DATA RECORDS.
_ _ _ _

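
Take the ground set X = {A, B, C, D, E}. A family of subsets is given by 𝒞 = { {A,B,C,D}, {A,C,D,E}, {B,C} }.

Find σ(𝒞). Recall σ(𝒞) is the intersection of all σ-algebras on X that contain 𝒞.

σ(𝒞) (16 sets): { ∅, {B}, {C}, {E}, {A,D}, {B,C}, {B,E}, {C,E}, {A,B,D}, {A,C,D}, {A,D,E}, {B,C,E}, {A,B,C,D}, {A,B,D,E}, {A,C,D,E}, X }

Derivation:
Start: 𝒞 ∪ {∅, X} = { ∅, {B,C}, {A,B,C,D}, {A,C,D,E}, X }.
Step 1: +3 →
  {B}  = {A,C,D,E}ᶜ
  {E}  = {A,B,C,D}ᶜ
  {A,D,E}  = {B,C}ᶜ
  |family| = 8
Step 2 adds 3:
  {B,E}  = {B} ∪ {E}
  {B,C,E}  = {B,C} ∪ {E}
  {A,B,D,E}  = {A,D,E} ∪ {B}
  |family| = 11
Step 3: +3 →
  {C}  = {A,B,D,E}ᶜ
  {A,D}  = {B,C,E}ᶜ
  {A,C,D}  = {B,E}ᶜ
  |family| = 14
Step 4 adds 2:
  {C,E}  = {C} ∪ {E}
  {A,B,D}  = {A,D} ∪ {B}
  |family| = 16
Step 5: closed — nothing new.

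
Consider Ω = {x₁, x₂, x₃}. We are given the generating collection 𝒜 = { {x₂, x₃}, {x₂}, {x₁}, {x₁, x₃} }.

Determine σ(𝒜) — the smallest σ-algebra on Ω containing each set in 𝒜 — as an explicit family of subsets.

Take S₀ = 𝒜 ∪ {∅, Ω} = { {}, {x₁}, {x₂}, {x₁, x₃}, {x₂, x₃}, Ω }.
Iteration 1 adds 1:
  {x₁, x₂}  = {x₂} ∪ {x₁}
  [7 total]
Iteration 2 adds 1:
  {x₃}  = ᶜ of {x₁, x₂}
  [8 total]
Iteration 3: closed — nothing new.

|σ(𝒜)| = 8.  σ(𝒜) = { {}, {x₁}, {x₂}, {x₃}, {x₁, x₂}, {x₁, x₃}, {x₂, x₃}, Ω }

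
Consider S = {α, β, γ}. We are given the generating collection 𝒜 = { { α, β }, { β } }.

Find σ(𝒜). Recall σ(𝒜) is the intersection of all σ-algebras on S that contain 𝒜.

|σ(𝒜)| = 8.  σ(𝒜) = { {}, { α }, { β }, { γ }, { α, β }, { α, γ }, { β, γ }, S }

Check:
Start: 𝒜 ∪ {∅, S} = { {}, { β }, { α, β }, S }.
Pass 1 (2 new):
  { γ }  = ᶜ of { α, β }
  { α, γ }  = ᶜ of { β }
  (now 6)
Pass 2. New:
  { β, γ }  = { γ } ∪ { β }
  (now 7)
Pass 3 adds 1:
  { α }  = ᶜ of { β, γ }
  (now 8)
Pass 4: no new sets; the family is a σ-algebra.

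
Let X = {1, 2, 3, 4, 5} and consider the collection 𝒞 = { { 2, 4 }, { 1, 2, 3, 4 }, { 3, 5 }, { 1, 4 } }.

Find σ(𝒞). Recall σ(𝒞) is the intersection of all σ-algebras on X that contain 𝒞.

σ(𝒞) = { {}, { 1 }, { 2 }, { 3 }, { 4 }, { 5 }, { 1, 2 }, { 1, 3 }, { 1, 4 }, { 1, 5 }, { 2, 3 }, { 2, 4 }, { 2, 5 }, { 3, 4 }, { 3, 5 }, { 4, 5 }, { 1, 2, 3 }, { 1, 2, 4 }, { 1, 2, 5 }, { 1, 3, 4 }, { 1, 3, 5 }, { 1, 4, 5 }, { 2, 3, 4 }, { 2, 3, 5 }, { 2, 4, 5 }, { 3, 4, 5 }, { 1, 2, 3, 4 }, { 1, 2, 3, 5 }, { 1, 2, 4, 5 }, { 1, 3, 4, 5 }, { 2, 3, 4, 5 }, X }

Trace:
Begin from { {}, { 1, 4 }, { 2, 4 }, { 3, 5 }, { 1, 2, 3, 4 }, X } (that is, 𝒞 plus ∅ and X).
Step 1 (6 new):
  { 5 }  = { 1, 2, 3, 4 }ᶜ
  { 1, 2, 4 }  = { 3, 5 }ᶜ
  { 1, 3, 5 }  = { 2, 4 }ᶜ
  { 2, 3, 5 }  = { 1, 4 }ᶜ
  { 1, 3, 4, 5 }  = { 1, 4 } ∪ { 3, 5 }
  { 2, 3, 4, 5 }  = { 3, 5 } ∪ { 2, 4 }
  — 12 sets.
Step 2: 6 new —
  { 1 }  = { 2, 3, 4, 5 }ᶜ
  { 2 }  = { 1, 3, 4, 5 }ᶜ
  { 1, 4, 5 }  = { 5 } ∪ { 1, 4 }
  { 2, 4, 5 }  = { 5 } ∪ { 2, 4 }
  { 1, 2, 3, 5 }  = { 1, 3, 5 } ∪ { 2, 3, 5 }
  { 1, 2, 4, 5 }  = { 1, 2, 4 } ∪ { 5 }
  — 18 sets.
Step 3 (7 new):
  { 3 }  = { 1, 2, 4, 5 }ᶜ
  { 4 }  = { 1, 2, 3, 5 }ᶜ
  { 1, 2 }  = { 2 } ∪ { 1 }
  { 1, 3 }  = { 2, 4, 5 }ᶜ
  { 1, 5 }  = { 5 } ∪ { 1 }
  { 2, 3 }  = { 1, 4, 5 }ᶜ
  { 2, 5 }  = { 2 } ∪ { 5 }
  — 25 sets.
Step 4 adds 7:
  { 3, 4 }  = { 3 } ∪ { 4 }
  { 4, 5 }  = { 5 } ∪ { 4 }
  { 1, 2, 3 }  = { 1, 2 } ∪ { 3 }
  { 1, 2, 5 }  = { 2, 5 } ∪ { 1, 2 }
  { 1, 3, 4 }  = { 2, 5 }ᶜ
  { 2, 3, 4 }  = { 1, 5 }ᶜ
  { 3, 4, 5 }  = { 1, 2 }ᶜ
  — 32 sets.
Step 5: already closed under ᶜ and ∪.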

_ _ _ _

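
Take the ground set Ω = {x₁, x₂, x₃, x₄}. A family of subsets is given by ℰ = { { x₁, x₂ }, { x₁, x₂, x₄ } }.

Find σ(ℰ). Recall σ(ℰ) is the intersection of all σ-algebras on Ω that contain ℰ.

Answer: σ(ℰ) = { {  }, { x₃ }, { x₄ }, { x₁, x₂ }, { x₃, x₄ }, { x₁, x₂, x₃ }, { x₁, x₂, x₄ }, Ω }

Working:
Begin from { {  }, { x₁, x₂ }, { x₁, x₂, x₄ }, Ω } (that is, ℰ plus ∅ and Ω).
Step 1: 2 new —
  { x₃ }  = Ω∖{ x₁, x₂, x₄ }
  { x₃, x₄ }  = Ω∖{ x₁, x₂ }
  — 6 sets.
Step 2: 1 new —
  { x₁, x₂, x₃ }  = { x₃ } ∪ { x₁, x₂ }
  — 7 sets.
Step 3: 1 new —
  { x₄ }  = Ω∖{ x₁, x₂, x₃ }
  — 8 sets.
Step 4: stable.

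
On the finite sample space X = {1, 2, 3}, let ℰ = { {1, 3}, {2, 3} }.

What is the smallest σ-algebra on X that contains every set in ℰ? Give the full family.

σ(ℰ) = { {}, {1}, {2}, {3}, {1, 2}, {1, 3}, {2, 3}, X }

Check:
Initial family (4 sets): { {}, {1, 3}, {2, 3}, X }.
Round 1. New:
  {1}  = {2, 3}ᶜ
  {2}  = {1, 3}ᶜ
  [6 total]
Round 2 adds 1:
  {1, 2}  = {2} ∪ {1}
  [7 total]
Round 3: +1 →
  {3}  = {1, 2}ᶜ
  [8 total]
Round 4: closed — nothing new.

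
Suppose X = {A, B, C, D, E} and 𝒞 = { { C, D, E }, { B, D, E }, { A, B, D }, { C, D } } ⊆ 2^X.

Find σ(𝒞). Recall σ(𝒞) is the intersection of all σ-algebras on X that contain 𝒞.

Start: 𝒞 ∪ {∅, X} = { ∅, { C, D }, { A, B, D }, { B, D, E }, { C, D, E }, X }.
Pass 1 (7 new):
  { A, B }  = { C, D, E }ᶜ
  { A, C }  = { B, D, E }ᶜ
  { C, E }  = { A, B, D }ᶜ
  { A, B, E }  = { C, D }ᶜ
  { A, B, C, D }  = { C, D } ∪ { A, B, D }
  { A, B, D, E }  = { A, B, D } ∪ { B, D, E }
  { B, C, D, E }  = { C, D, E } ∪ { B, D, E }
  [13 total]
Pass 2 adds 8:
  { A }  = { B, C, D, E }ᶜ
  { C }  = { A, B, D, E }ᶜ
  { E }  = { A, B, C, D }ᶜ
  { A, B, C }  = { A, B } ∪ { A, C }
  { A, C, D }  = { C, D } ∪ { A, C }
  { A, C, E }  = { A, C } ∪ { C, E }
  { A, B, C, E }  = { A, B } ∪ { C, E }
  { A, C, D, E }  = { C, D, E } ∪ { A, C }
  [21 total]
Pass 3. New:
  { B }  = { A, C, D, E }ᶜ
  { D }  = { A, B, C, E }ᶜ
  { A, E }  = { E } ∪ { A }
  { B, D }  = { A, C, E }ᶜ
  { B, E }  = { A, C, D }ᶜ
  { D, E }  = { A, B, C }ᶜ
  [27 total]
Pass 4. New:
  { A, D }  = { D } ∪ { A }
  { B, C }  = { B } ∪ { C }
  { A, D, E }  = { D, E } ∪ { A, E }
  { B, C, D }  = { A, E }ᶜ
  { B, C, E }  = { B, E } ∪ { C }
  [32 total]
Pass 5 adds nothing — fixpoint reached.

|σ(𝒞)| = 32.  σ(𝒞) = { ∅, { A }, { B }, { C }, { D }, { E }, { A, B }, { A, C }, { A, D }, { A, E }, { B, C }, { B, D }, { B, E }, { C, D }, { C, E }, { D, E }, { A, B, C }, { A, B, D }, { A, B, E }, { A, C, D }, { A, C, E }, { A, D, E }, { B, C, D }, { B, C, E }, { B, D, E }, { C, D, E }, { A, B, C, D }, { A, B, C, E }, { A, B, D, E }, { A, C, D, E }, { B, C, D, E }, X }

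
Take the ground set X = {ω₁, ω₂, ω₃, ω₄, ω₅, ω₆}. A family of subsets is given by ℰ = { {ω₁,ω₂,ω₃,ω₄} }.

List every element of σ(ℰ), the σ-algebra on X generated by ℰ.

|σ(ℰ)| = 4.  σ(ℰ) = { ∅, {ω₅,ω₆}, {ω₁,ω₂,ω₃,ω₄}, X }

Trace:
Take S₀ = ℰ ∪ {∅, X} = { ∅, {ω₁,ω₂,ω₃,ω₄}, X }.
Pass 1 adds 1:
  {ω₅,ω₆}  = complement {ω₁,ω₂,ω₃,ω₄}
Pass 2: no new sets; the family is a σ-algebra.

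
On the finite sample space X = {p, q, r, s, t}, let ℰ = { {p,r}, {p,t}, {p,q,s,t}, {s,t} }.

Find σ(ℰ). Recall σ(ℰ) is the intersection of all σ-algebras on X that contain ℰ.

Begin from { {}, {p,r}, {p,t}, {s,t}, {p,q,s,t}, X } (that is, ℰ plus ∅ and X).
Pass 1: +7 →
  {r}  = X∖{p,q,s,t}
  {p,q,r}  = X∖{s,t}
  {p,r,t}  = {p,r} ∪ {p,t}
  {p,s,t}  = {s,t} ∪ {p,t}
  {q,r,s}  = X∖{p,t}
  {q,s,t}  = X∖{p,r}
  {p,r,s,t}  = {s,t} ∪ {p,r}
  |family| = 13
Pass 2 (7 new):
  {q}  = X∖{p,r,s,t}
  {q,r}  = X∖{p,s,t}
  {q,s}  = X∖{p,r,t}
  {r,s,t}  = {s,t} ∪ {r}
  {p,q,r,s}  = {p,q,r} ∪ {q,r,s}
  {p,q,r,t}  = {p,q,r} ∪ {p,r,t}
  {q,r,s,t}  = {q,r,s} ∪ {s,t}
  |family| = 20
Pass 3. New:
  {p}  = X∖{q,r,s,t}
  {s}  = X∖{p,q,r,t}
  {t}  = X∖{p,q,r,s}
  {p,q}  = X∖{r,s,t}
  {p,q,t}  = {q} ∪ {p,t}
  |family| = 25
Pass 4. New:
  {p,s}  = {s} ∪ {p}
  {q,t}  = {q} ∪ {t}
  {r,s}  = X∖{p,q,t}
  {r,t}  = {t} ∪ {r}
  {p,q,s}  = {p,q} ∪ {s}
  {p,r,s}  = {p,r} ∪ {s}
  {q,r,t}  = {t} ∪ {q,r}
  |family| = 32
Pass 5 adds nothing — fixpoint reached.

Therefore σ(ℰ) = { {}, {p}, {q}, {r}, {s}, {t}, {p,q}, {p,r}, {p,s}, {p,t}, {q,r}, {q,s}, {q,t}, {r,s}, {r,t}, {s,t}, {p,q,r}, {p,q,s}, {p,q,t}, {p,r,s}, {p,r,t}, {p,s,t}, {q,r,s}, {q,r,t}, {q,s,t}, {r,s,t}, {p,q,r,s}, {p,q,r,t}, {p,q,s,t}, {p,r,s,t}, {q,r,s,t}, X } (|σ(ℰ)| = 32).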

_ _ _ _

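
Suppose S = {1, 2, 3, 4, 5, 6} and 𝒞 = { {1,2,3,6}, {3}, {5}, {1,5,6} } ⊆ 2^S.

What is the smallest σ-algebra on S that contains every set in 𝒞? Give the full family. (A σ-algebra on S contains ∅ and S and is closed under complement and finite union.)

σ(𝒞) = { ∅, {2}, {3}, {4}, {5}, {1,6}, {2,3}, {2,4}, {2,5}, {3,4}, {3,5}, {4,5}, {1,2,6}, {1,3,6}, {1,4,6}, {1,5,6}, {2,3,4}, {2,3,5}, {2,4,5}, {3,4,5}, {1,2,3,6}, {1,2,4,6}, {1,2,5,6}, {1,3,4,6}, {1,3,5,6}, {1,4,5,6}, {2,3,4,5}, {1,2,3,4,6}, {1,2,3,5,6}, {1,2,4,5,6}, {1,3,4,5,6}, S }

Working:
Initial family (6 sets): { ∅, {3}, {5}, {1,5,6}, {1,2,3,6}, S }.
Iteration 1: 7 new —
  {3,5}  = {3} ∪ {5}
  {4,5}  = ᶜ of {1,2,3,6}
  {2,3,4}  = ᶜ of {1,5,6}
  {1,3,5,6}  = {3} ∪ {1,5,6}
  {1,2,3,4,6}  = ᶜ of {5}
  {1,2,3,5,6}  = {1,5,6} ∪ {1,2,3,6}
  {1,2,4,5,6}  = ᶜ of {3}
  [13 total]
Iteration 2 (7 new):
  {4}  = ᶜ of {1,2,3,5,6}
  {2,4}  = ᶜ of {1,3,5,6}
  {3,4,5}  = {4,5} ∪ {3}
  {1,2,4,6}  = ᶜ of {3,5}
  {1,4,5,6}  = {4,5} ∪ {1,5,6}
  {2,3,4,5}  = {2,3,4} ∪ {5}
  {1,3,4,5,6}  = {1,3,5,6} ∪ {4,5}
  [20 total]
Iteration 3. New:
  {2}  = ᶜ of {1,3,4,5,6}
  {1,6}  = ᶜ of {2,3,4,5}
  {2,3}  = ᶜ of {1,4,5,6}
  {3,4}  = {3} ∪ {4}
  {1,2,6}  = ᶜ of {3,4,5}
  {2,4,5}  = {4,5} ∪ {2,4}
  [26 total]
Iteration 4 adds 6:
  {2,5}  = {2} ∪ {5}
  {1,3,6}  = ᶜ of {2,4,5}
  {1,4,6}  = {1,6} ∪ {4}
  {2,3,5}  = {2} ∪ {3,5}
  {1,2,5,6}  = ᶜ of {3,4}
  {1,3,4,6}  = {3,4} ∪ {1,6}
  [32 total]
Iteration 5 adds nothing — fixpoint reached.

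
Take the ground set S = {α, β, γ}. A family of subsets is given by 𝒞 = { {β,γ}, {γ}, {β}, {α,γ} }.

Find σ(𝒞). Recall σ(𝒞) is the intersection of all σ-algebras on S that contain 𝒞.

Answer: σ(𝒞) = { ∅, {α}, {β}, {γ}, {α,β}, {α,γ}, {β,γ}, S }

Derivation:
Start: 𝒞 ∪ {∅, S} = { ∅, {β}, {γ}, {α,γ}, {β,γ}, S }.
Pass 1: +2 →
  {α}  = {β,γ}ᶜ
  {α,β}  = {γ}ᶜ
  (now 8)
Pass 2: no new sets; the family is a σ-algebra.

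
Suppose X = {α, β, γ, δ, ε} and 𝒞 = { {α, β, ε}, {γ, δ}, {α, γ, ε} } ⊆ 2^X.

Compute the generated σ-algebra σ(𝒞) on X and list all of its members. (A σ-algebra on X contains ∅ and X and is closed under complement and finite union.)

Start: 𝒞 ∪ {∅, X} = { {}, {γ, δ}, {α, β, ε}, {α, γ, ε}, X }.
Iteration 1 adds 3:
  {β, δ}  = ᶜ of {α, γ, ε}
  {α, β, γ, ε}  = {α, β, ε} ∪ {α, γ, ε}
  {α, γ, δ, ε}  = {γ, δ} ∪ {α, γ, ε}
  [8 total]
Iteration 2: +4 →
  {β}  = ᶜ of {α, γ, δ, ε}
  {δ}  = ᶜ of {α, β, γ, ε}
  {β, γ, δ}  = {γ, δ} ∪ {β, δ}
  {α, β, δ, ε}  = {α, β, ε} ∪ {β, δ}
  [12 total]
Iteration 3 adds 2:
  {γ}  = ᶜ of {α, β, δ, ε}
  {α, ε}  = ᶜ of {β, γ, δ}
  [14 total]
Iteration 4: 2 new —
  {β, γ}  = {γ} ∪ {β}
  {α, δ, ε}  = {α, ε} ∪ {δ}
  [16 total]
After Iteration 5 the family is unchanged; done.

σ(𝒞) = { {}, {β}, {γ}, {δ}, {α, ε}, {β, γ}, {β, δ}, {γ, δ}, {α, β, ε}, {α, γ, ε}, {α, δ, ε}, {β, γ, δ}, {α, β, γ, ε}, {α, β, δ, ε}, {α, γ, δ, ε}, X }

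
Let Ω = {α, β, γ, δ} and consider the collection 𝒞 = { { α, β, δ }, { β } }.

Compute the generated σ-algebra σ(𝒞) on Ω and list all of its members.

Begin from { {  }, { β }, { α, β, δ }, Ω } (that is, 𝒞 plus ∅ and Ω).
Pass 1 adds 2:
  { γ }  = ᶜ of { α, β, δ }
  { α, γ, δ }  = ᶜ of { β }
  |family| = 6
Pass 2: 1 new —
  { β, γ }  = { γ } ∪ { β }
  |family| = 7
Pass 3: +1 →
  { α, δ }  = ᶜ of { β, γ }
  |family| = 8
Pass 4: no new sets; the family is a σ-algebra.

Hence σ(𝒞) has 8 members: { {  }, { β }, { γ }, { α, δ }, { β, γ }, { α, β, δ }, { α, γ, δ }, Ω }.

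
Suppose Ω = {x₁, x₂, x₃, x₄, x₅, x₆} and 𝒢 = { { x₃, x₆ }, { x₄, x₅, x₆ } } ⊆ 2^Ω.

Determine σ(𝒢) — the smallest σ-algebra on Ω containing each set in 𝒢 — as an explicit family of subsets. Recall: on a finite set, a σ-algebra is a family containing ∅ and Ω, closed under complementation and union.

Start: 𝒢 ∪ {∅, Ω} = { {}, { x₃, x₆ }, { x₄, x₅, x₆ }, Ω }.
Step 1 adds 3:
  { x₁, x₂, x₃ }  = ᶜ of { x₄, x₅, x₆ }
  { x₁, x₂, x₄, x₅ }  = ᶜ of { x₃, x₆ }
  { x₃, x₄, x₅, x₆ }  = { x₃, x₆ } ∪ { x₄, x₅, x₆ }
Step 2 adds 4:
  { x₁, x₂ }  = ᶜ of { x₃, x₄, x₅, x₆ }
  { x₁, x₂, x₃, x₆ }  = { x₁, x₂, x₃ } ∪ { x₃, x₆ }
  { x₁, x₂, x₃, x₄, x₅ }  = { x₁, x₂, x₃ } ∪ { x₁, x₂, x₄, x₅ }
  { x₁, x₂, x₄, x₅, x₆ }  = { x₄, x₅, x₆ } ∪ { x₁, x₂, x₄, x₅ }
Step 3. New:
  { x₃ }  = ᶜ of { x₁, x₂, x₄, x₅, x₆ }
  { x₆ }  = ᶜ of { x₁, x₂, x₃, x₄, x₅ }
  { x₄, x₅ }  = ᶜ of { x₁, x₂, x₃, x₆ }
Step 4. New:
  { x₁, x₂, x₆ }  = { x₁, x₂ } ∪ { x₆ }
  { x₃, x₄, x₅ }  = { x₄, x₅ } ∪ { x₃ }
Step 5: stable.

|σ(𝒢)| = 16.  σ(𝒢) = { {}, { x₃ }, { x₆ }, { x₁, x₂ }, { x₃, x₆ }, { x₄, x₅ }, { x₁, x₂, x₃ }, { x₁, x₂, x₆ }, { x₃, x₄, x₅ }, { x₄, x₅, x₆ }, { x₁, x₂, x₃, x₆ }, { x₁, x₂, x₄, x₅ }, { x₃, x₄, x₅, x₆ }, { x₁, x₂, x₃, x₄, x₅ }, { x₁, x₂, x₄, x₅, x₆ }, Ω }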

_ _ _ _

WHAT YOU NEED TO DO. Gather each line in the entries above where the string "sample" is found.

TASK RESULT.
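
On the finite sample space X = {1, 2, 3}, let ℰ = { {1, 3}, {2, 3} }.
On the finite sample space X = {p, q, r, s, t}, let ℰ = { {p,r}, {p,t}, {p,q,s,t}, {s,t} }.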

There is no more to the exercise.